* [PROBLEM REQUIREMENTS] Copy the listing below line for line, from its opening line to the one with "- Pioneer Capital: 4.2%", both included; stop there.

* [DATA FOR THE TASK]

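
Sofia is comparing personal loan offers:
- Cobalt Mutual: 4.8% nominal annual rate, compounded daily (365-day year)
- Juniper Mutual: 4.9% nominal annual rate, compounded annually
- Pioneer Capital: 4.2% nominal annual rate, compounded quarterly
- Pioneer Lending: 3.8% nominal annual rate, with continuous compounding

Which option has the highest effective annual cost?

Cobalt Mutual

Cobalt Mutual: (1 + 0.048/365)^365 − 1 = 4.917%
Juniper Mutual: compounded annually, EAR = 4.900%
Pioneer Capital: (1 + 0.042/4)^4 − 1 = 4.267%
Pioneer Lending: e^0.038 − 1 = 3.873%
The highest effective annual rate is Cobalt Mutual at 4.917%.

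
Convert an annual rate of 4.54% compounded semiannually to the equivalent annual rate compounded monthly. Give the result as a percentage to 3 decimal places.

EAR = (1 + 0.0454/2)^2 − 1 = 0.045915.
Solve (1 + r/12)^12 = 1.045915: r/12 = 1.045915^(1/12) − 1 = 0.003748, so r = 0.044976 = 4.498%.

4.498%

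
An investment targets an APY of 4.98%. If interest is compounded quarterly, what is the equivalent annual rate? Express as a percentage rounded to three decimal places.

(1 + r/4)^4 − 1 = 0.0498, so 1 + r/4 = 1.0498^(1/4).
r/4 = 0.012224, so r = 0.048896 = 4.890%.

4.890%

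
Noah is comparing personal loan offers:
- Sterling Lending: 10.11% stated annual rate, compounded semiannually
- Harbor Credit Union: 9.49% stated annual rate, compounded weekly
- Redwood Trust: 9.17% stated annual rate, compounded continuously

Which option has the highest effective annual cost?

Sterling Lending: (1 + 0.1011/2)^2 − 1 = 10.366%
Harbor Credit Union: (1 + 0.0949/52)^52 − 1 = 9.945%
Redwood Trust: e^0.0917 − 1 = 9.604%
The highest effective annual rate is Sterling Lending at 10.366%.

Sterling Lending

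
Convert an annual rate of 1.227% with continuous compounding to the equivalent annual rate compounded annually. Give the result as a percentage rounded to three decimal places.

1.235%

EAR under continuous compounding: e^0.01227 − 1 = 0.012346.
Compounded annually, the equivalent nominal rate is the EAR itself: 1.235%.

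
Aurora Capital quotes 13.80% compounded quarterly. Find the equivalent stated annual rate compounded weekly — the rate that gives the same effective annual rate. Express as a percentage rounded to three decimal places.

EAR = (1 + 0.1380/4)^4 − 1 = 0.145307.
Solve (1 + r/52)^52 = 1.145307: r/52 = 1.145307^(1/52) − 1 = 0.002613, so r = 0.135850 = 13.585%.

13.585%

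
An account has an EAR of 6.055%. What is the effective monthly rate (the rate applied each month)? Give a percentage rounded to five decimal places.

The per-month rate i satisfies (1 + i)^12 = 1 + 0.06055.
i = 1.06055^(1/12) − 1 = 0.0049110 = 0.49110%.

0.49110%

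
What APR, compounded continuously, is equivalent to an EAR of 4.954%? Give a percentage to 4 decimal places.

Continuous: nominal r satisfies e^r − 1 = 0.04954.
r = ln(1 + 0.04954) = ln(1.04954) = 0.048352 = 4.8352%.

4.8352%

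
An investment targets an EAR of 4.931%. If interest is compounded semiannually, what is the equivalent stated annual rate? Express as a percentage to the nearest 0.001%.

(1 + r/2)^2 − 1 = 0.04931, so 1 + r/2 = 1.04931^(1/2).
r/2 = 0.024358, so r = 0.048717 = 4.872%.

4.872%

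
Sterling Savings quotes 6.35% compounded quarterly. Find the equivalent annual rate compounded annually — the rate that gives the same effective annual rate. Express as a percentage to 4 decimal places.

6.5028%

EAR = (1 + 0.0635/4)^4 − 1 = 0.065028.
Compounded annually, the equivalent nominal rate is the EAR itself: 6.5028%.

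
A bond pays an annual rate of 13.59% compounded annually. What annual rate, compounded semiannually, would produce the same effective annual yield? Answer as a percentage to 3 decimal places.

Compounded annually, EAR = nominal = 0.135900.
Solve (1 + r/2)^2 = 1.135900: r/2 = 1.135900^(1/2) − 1 = 0.065786, so r = 0.131572 = 13.157%.

13.157%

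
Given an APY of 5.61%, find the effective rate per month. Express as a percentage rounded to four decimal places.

The per-month rate i satisfies (1 + i)^12 = 1 + 0.0561.
i = 1.0561^(1/12) − 1 = 0.0045589 = 0.4559%.

0.4559%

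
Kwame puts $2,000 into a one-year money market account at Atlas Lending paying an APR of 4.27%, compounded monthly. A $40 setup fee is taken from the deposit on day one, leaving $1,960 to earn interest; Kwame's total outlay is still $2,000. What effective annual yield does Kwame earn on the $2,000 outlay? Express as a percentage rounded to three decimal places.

2.267%

Value after one year: 1,960 × (1 + 0.0427/12)^12 = 1,960 × 1.043546 = $2,045.35.
Effective yield on the $2,000 outlay: 2,045.35 / 2,000 − 1 = 0.022675 = 2.267%.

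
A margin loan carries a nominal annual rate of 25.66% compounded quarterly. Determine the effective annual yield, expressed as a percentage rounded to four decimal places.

EAR = (1 + 0.2566/4)^4 − 1.
= 1.282364 − 1 = 28.2364%.

28.2364%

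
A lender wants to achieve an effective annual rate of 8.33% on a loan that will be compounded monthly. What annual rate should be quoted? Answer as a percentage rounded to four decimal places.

(1 + r/12)^12 − 1 = 0.0833, so 1 + r/12 = 1.0833^(1/12).
r/12 = 0.006690, so r = 0.080279 = 8.0279%.

8.0279%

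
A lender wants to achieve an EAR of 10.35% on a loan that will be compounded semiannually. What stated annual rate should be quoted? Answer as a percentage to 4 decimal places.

10.0952%

(1 + r/2)^2 − 1 = 0.1035, so 1 + r/2 = 1.1035^(1/2).
r/2 = 0.050476, so r = 0.100952 = 10.0952%.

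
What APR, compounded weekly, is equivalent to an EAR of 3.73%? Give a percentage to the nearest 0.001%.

(1 + r/52)^52 − 1 = 0.0373, so 1 + r/52 = 1.0373^(1/52).
r/52 = 0.000705, so r = 0.036634 = 3.663%.

3.663%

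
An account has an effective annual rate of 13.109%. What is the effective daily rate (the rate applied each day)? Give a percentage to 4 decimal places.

0.0338%

The per-day rate i satisfies (1 + i)^365 = 1 + 0.13109.
i = 1.13109^(1/365) − 1 = 0.0003375 = 0.0338%.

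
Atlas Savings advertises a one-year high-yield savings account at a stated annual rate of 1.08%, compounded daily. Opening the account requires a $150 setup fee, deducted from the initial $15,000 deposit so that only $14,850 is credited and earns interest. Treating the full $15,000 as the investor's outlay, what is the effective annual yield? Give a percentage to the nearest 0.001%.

Value after one year: 14,850 × (1 + 0.0108/365)^365 = 14,850 × 1.010858 = $15,011.25.
Effective yield on the $15,000 outlay: 15,011.25 / 15,000 − 1 = 0.000750 = 0.075%.

0.075%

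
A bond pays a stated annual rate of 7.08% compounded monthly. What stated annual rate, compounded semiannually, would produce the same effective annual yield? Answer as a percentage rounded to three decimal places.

7.185%

EAR = (1 + 0.0708/12)^12 − 1 = 0.073143.
Solve (1 + r/2)^2 = 1.073143: r/2 = 1.073143^(1/2) − 1 = 0.035926, so r = 0.071853 = 7.185%.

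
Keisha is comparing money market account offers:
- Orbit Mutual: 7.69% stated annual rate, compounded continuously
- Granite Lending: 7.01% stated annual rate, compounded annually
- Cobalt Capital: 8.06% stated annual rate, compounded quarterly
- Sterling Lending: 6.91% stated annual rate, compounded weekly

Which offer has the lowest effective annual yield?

Granite Lending

Orbit Mutual: e^0.0769 − 1 = 7.993%
Granite Lending: compounded annually, EAR = 7.010%
Cobalt Capital: (1 + 0.0806/4)^4 − 1 = 8.307%
Sterling Lending: (1 + 0.0691/52)^52 − 1 = 7.149%
The lowest effective annual rate is Granite Lending at 7.010%.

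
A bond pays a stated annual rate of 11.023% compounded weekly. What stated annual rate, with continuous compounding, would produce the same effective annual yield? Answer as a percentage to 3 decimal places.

11.011%

EAR = (1 + 0.11023/52)^52 − 1 = 0.116405.
Equivalent continuous rate: r = ln(1 + 0.116405) = 0.110113 = 11.011%.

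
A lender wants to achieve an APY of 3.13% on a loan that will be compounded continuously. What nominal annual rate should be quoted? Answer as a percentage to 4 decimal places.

Continuous: nominal r satisfies e^r − 1 = 0.0313.
r = ln(1 + 0.0313) = ln(1.0313) = 0.030820 = 3.0820%.

3.0820%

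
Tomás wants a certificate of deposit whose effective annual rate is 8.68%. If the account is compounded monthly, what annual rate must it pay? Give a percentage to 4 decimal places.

(1 + r/12)^12 − 1 = 0.0868, so 1 + r/12 = 1.0868^(1/12).
r/12 = 0.006961, so r = 0.083527 = 8.3527%.

8.3527%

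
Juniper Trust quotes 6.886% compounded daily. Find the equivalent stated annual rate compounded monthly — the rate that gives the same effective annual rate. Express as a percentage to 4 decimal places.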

* [RESPONSE TO THE EXERCISE]
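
Sofia is comparing personal loan offers:
- Cobalt Mutual: 4.8% nominal annual rate, compounded daily (365-day year)
- Juniper Mutual: 4.9% nominal annual rate, compounded annually
- Pioneer Capital: 4.2% nominal annual rate, compounded quarterly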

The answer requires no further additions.